Activity:
Character for character, write out the data below.

Records from a collection

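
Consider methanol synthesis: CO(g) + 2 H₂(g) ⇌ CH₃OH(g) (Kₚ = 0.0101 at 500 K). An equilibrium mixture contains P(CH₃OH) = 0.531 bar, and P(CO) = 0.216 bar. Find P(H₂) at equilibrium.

At equilibrium, Kₚ = P(CH₃OH) / (P(CO)·P(H₂)²) = 0.0101.
(0.531) / ((0.216)·(P(H₂))²) = 0.0101
P(H₂)² = 243 ⇒ P(H₂) = 15.6 bar

P(H₂) = 15.6 bar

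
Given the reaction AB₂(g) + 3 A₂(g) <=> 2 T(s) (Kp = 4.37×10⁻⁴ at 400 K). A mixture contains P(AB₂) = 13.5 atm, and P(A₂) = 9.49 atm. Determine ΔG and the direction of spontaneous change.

(T is a pure solid — omitted from Qp.)
Qp = 1 / (P(AB₂)·P(A₂)³) = 1 / ((13.5)·(9.49)³) = 8.67×10⁻⁵
ΔG = RT ln(Qp/Kp) = (8.314 J mol⁻¹ K⁻¹)(400 K) × ln(8.67×10⁻⁵/4.37×10⁻⁴)
   = (3.326 kJ/mol)(-1.617) = -5.38 kJ/mol
ΔG < 0, so the forward reaction is spontaneous (proceeds forward).

ΔG = -5.38 kJ/mol; the forward reaction is spontaneous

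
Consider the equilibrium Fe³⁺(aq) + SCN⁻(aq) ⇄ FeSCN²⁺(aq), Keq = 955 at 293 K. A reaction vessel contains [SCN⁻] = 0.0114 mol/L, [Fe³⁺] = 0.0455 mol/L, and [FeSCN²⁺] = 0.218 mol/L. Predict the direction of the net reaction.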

Your response:
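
Consider methanol synthesis: CO(g) + 2 H₂(g) ⇌ CH₃OH(g) (Kₚ = 0.0101 at 500 K). An equilibrium mixture contains P(CH₃OH) = 0.531 bar, and P(CO) = 0.216 bar. Find P(H₂) at equilibrium.

At equilibrium, Kₚ = P(CH₃OH) / (P(CO)·P(H₂)²) = 0.0101.
(0.531) / ((0.216)·(P(H₂))²) = 0.0101
P(H₂)² = 243 ⇒ P(H₂) = 15.6 bar

P(H₂) = 15.6 bar

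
Given the reaction AB₂(g) + 3 A₂(g) <=> 2 T(s) (Kp = 4.37×10⁻⁴ at 400 K). A mixture contains P(AB₂) = 13.5 atm, and P(A₂) = 9.49 atm. Determine ΔG and the direction of spontaneous change.

(T is a pure solid — omitted from Qp.)
Qp = 1 / (P(AB₂)·P(A₂)³) = 1 / ((13.5)·(9.49)³) = 8.67×10⁻⁵
ΔG = RT ln(Qp/Kp) = (8.314 J mol⁻¹ K⁻¹)(400 K) × ln(8.67×10⁻⁵/4.37×10⁻⁴)
   = (3.326 kJ/mol)(-1.617) = -5.38 kJ/mol
ΔG < 0, so the forward reaction is spontaneous (proceeds forward).

ΔG = -5.38 kJ/mol; the forward reaction is spontaneous

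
Consider the equilibrium Fe³⁺(aq) + SCN⁻(aq) ⇄ FeSCN²⁺(aq), Keq = 955 at 293 K. A reaction vessel contains [SCN⁻] = 0.0114 mol/L, [Fe³⁺] = 0.0455 mol/L, and [FeSCN²⁺] = 0.218 mol/L. Predict the direction of the net reaction.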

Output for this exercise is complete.